Task statement: Copy out each line of the material in which the word "JOIN" appears.

Data in this exercise:
--- START ---
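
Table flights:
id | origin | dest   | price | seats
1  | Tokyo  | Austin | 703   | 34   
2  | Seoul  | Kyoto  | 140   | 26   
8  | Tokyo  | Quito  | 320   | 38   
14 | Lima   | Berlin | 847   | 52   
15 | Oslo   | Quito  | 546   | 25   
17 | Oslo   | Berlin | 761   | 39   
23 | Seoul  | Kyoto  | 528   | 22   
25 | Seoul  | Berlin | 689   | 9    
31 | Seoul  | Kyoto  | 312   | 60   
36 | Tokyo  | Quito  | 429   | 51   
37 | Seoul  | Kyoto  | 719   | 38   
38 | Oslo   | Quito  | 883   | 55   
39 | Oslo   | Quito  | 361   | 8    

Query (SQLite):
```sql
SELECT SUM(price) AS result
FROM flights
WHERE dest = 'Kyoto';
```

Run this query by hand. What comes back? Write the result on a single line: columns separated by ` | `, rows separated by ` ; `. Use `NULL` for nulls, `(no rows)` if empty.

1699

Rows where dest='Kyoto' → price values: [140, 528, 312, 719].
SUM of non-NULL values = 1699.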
--- END ---
--- START ---
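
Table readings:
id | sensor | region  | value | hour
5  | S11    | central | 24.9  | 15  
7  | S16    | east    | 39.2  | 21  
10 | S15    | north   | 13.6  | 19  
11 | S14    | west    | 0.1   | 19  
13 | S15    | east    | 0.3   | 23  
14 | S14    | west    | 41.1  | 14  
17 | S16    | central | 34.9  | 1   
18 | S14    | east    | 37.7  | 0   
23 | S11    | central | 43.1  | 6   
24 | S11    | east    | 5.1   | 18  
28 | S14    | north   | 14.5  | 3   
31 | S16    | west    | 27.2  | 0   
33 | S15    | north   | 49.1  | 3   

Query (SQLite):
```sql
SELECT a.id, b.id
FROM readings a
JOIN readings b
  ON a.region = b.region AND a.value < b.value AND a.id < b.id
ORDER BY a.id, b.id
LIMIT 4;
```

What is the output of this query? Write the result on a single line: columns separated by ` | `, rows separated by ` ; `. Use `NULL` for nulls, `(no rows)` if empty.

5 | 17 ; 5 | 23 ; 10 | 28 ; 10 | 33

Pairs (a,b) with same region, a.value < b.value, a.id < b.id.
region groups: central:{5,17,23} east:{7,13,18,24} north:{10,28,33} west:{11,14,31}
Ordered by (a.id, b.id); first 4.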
--- END ---
--- START ---
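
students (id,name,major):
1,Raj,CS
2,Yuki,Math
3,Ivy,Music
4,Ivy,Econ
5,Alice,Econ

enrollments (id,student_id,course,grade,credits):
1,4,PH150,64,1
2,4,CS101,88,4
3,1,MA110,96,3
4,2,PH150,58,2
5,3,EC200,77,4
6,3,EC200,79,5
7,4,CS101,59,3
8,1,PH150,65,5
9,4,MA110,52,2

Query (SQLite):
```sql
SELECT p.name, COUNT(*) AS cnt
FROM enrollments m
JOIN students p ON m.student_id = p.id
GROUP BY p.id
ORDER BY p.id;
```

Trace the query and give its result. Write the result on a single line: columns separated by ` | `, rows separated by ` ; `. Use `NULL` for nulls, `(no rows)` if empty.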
--- END ---
Answer area:
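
JOIN readings b
JOIN students p ON m.student_id = p.id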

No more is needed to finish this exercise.